RECORDS FOR THE TASK:
=== Section Start ===

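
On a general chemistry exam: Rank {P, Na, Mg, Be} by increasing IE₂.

Mg < Be < P < Na

IE_2 is the cost of taking one more electron from the +1 cation: P⁺ still has 4 valence electrons; Na⁺ is the bare [Ne] core; Mg⁺ still has 1 valence electron; Be⁺ still has 1 valence electron.
Breaking into a closed-shell core is much more expensive than removing a leftover valence electron — Na has the largest IE_2 here.
Valence configurations: P⁺ [Ne]3s²3p², Mg⁺ [Ne]3s¹, Be⁺ [He]2s¹.
Tabulated IE_2 (kJ/mol): P 1907, Na 4562, Mg 1451, Be 1757.
Putting it together, IE_2: Mg < Be < P < Na.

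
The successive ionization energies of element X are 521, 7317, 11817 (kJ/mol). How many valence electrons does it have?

1

Look for the largest jump between consecutive ionization energies: IE2/IE1 ≈ 14.0, far larger than any earlier ratio.
That jump marks the point where a core electron is being removed. So the atom has 1 valence electron.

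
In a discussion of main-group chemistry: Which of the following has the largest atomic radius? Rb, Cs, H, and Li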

=== Section End ===

PROMPT: Reproduce all of the entries word for word. Omit nothing.

REPLY TO THE TASK:
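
On a general chemistry exam: Rank {P, Na, Mg, Be} by increasing IE₂.

Mg < Be < P < Na

IE_2 is the cost of taking one more electron from the +1 cation: P⁺ still has 4 valence electrons; Na⁺ is the bare [Ne] core; Mg⁺ still has 1 valence electron; Be⁺ still has 1 valence electron.
Breaking into a closed-shell core is much more expensive than removing a leftover valence electron — Na has the largest IE_2 here.
Valence configurations: P⁺ [Ne]3s²3p², Mg⁺ [Ne]3s¹, Be⁺ [He]2s¹.
Tabulated IE_2 (kJ/mol): P 1907, Na 4562, Mg 1451, Be 1757.
Putting it together, IE_2: Mg < Be < P < Na.

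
The successive ionization energies of element X are 521, 7317, 11817 (kJ/mol). How many valence electrons does it have?

1

Look for the largest jump between consecutive ionization energies: IE2/IE1 ≈ 14.0, far larger than any earlier ratio.
That jump marks the point where a core electron is being removed. So the atom has 1 valence electron.

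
In a discussion of main-group chemistry: Which of the following has the largest atomic radius? Rb, Cs, H, and Li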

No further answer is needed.